- **Exercise requirements**
Among the entries below, find the lines with "pass" and copy them.

[Stored items]
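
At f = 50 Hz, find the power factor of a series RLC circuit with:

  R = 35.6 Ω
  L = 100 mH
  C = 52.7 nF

Step 1 — Angular frequency: ω = 2π·f = 2π·50 = 314.2 rad/s.
Step 2 — Component impedances:
  R: Z = R = 35.6 Ω
  L: Z = jωL = j·314.2·0.1 = 0 + j31.42 Ω
  C: Z = 1/(jωC) = -j/(ω·C) = 0 - j6.04e+04 Ω
Step 3 — Series combination: Z_total = R + L + C = 35.6 - j6.037e+04 Ω = 6.037e+04∠-90.0° Ω.
Step 4 — Power factor: PF = cos(φ) = Re(Z)/|Z| = 35.6/6.037e+04 = 0.0005897.
Step 5 — Type: Im(Z) = -6.037e+04 ⇒ leading (phase φ = -90.0°).

PF = 0.0005897 (leading, φ = -90.0°)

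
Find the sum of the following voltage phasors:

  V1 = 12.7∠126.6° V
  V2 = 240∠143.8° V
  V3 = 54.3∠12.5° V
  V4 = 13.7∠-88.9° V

Step 1 — Convert each phasor to rectangular form:
  V1 = 12.7·(cos(126.6°) + j·sin(126.6°)) = -7.572 + j10.2 V
  V2 = 240·(cos(143.8°) + j·sin(143.8°)) = -193.7 + j141.7 V
  V3 = 54.3·(cos(12.5°) + j·sin(12.5°)) = 53.01 + j11.75 V
  V4 = 13.7·(cos(-88.9°) + j·sin(-88.9°)) = 0.263 - j13.7 V
Step 2 — Sum components: V_total = -148 + j150 V.
Step 3 — Convert to polar: |V_total| = 210.7 V, ∠V_total = 134.6°.

V_total = 210.7∠134.6° V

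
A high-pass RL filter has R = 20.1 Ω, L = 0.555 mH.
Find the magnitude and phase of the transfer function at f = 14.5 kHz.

Step 1 — Angular frequency: ω = 2π·1.45e+04 = 9.111e+04 rad/s.
Step 2 — Transfer function: H(jω) = jωL/(R + jωL).
Step 3 — Numerator jωL = j·50.56; denominator R + jωL = 20.1 + j50.56.
Step 4 — H = 0.8635 + j0.3433.
Step 5 — Magnitude: |H| = 0.9293 (-0.6 dB); phase: φ = 21.7°.

|H| = 0.9293 (-0.6 dB), φ = 21.7°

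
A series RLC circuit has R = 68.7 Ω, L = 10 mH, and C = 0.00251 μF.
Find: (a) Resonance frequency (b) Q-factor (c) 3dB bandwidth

Step 1 — Resonance: ω₀ = 1/√(LC) = 1/√(0.01·2.51e-09) = 1.996e+05 rad/s.
Step 2 — f₀ = ω₀/(2π) = 3.177e+04 Hz.
Step 3 — Series Q: Q = ω₀L/R = 1.996e+05·0.01/68.7 = 29.05.
Step 4 — Bandwidth: Δω = ω₀/Q = 6870 rad/s; BW = Δω/(2π) = 1093 Hz.

(a) f₀ = 3.177e+04 Hz  (b) Q = 29.05  (c) BW = 1093 Hz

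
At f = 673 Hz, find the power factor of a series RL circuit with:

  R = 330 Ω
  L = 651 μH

Step 1 — Angular frequency: ω = 2π·f = 2π·673 = 4229 rad/s.
Step 2 — Component impedances:
  R: Z = R = 330 Ω
  L: Z = jωL = j·4229·0.000651 = 0 + j2.753 Ω
Step 3 — Series combination: Z_total = R + L = 330 + j2.753 Ω = 330∠0.5° Ω.
Step 4 — Power factor: PF = cos(φ) = Re(Z)/|Z| = 330/330 = 1.
Step 5 — Type: Im(Z) = 2.753 ⇒ lagging (phase φ = 0.5°).

PF = 1 (lagging, φ = 0.5°)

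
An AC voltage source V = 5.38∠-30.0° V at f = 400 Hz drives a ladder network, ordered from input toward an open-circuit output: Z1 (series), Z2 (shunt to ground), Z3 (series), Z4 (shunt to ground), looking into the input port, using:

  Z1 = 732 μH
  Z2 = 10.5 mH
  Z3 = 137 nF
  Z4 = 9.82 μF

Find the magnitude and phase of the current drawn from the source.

Step 1 — Angular frequency: ω = 2π·f = 2π·400 = 2513 rad/s.
Step 2 — Component impedances:
  Z1: Z = jωL = j·2513·0.000732 = 0 + j1.84 Ω
  Z2: Z = jωL = j·2513·0.0105 = 0 + j26.39 Ω
  Z3: Z = 1/(jωC) = -j/(ω·C) = 0 - j2904 Ω
  Z4: Z = 1/(jωC) = -j/(ω·C) = 0 - j40.52 Ω
Step 3 — Ladder network (open output): work backward from the far end, alternating series and parallel combinations. Z_in = 0 + j28.47 Ω = 28.47∠90.0° Ω.
Step 4 — Source phasor: V = 5.38∠-30.0° V = 4.659 - j2.69 V.
Step 5 — Ohm's law: I = V / Z_total = (4.659 - j2.69) / (0 + j28.47) = -0.09449 - j0.1637 A.
Step 6 — Convert to polar: |I| = 0.189 A, ∠I = -120.0°.

I = 0.189∠-120.0° A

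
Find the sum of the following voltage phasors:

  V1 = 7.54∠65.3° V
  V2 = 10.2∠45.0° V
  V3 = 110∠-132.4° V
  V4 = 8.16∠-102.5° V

Step 1 — Convert each phasor to rectangular form:
  V1 = 7.54·(cos(65.3°) + j·sin(65.3°)) = 3.151 + j6.85 V
  V2 = 10.2·(cos(45.0°) + j·sin(45.0°)) = 7.212 + j7.212 V
  V3 = 110·(cos(-132.4°) + j·sin(-132.4°)) = -74.17 - j81.23 V
  V4 = 8.16·(cos(-102.5°) + j·sin(-102.5°)) = -1.766 - j7.967 V
Step 2 — Sum components: V_total = -65.58 - j75.13 V.
Step 3 — Convert to polar: |V_total| = 99.73 V, ∠V_total = -131.1°.

V_total = 99.73∠-131.1° V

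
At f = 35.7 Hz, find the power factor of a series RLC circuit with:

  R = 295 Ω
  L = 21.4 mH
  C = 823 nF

Step 1 — Angular frequency: ω = 2π·f = 2π·35.7 = 224.3 rad/s.
Step 2 — Component impedances:
  R: Z = R = 295 Ω
  L: Z = jωL = j·224.3·0.0214 = 0 + j4.8 Ω
  C: Z = 1/(jωC) = -j/(ω·C) = 0 - j5417 Ω
Step 3 — Series combination: Z_total = R + L + C = 295 - j5412 Ω = 5420∠-86.9° Ω.
Step 4 — Power factor: PF = cos(φ) = Re(Z)/|Z| = 295/5420 = 0.05443.
Step 5 — Type: Im(Z) = -5412 ⇒ leading (phase φ = -86.9°).

PF = 0.05443 (leading, φ = -86.9°)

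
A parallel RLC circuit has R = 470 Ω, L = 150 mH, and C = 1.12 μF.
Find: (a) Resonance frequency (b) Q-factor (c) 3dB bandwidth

Step 1 — Resonance: ω₀ = 1/√(LC) = 1/√(0.15·1.12e-06) = 2440 rad/s.
Step 2 — f₀ = ω₀/(2π) = 388.3 Hz.
Step 3 — Parallel Q: Q = R/(ω₀L) = 470/(2440·0.15) = 1.284.
Step 4 — Bandwidth: Δω = ω₀/Q = 1900 rad/s; BW = Δω/(2π) = 302.3 Hz.

(a) f₀ = 388.3 Hz  (b) Q = 1.284  (c) BW = 302.3 Hz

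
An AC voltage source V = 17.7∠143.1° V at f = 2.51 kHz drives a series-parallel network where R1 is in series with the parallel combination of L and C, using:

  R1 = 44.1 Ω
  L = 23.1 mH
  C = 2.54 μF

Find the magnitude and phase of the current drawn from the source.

Step 1 — Angular frequency: ω = 2π·f = 2π·2510 = 1.577e+04 rad/s.
Step 2 — Component impedances:
  R1: Z = R = 44.1 Ω
  L: Z = jωL = j·1.577e+04·0.0231 = 0 + j364.3 Ω
  C: Z = 1/(jωC) = -j/(ω·C) = 0 - j24.96 Ω
Step 3 — Parallel branch: L || C = 1/(1/L + 1/C) = 0 - j26.8 Ω.
Step 4 — Series with R1: Z_total = R1 + (L || C) = 44.1 - j26.8 Ω = 51.6∠-31.3° Ω.
Step 5 — Source phasor: V = 17.7∠143.1° V = -14.15 + j10.63 V.
Step 6 — Ohm's law: I = V / Z_total = (-14.15 + j10.63) / (44.1 - j26.8) = -0.3413 + j0.03354 A.
Step 7 — Convert to polar: |I| = 0.343 A, ∠I = 174.4°.

I = 0.343∠174.4° A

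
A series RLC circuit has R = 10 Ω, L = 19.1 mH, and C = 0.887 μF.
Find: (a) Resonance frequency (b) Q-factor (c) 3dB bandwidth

Step 1 — Resonance condition Im(Z)=0 gives ω₀ = 1/√(LC).
Step 2 — ω₀ = 1/√(0.0191·8.87e-07) = 7683 rad/s.
Step 3 — f₀ = ω₀/(2π) = 1223 Hz.
Step 4 — Series Q: Q = ω₀L/R = 7683·0.0191/10 = 14.67.
Step 5 — 3dB bandwidth: Δω = ω₀/Q = 523.6 rad/s; BW = Δω/(2π) = 83.33 Hz.

(a) f₀ = 1223 Hz  (b) Q = 14.67  (c) BW = 83.33 Hz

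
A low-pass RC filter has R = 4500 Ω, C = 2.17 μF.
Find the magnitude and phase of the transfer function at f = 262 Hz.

Step 1 — Angular frequency: ω = 2π·262 = 1646 rad/s.
Step 2 — Transfer function: H(jω) = 1/(1 + jωRC).
Step 3 — Denominator: 1 + jωRC = 1 + j·1646·4500·2.17e-06 = 1 + j16.08.
Step 4 — H = 0.003855 - j0.06197.
Step 5 — Magnitude: |H| = 0.06209 (-24.1 dB); phase: φ = -86.4°.

|H| = 0.06209 (-24.1 dB), φ = -86.4°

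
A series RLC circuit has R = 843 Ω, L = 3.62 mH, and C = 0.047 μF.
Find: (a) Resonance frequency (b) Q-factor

Step 1 — Resonance condition Im(Z)=0 gives ω₀ = 1/√(LC).
Step 2 — ω₀ = 1/√(0.00362·4.7e-08) = 7.666e+04 rad/s.
Step 3 — f₀ = ω₀/(2π) = 1.22e+04 Hz.
Step 4 — Series Q: Q = ω₀L/R = 7.666e+04·0.00362/843 = 0.3292.

(a) f₀ = 1.22e+04 Hz  (b) Q = 0.3292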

- **Output of the task**
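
A high-pass RL filter has R = 20.1 Ω, L = 0.555 mH.
A low-pass RC filter has R = 4500 Ω, C = 2.17 μF.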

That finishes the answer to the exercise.